_REQUIRED ACTION_
Some lines in the listing hold the word "star". Return each of them.

-- INFORMATION PROVIDED follows --

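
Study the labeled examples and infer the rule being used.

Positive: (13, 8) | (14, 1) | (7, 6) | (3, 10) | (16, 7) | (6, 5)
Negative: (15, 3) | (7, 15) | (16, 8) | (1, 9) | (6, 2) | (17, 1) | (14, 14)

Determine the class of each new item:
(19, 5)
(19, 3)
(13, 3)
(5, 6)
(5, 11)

'Positive' ⟺ sum is odd.

Negative, Negative, Negative, Positive, Negative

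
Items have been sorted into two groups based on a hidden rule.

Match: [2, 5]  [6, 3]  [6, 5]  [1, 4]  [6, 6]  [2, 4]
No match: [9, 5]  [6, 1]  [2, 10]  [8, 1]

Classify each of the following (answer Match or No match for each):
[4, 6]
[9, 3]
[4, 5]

The common property of the 'Match' items is: |first − second| ≤ 3. No 'No match' item has it.
[4, 6]: |4−6| = 2, qualifies → Match. [9, 3]: |9−3| = 6, does not fit → No match. [4, 5]: |4−5| = 1, qualifies → Match.

Match, No match, Match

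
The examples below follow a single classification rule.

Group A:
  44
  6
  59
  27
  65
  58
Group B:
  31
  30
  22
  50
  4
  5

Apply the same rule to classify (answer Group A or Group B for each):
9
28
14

All 'Group A' examples share one property — digit sum ≥ 6 — and every 'Group B' example lacks it.
9 — digit sum 9, hence Group A. 28 — digit sum 2+8 = 10, hence Group A. 14 — digit sum 1+4 = 5, hence Group B.

Group A, Group A, Group B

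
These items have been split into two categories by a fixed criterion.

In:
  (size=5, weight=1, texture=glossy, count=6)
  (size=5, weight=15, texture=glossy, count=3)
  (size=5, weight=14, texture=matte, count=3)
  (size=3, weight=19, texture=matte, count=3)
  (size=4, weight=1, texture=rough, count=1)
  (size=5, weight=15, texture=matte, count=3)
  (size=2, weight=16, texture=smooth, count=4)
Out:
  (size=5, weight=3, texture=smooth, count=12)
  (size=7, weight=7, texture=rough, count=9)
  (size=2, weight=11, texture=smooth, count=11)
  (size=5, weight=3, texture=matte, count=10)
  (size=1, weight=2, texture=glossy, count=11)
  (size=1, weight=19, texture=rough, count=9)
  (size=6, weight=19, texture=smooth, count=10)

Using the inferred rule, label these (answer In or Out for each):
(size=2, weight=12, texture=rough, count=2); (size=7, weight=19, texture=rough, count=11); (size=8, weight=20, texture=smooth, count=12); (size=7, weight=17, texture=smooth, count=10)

In, Out, Out, Out

The rule appears to be: count ≤ 6.
(size=2, weight=12, texture=rough, count=2) — count = 2, hence In. (size=7, weight=19, texture=rough, count=11) — count = 11, hence Out. (size=8, weight=20, texture=smooth, count=12) — count = 12, hence Out. (size=7, weight=17, texture=smooth, count=10) — count = 10, hence Out.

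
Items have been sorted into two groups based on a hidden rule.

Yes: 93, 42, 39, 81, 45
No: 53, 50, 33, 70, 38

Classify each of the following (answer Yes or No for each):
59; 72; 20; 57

The rule appears to be: multiple of 3 AND at least 38.
59 → 59 = 3·19 + 2, 59 ≥ 38 → No.
72 → 72 = 3·24, 72 ≥ 38 → Yes.
20 → 20 = 3·6 + 2, 20 < 38 → No.
57 → 57 = 3·19, 57 ≥ 38 → Yes.

No, Yes, No, Yes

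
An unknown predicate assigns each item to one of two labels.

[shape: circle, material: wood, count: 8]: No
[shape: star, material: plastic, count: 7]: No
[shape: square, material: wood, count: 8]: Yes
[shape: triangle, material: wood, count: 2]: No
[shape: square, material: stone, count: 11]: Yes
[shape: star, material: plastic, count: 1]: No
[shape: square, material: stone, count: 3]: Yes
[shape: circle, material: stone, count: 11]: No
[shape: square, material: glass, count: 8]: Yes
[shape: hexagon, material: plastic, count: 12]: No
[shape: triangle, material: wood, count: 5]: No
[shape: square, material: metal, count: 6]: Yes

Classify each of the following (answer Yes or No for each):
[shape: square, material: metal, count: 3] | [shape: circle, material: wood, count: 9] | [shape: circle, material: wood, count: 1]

Yes, No, No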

-- INFORMATION PROVIDED concluded --

_TASK RESPONSE_
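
[shape: star, material: plastic, count: 7]: No
[shape: star, material: plastic, count: 1]: No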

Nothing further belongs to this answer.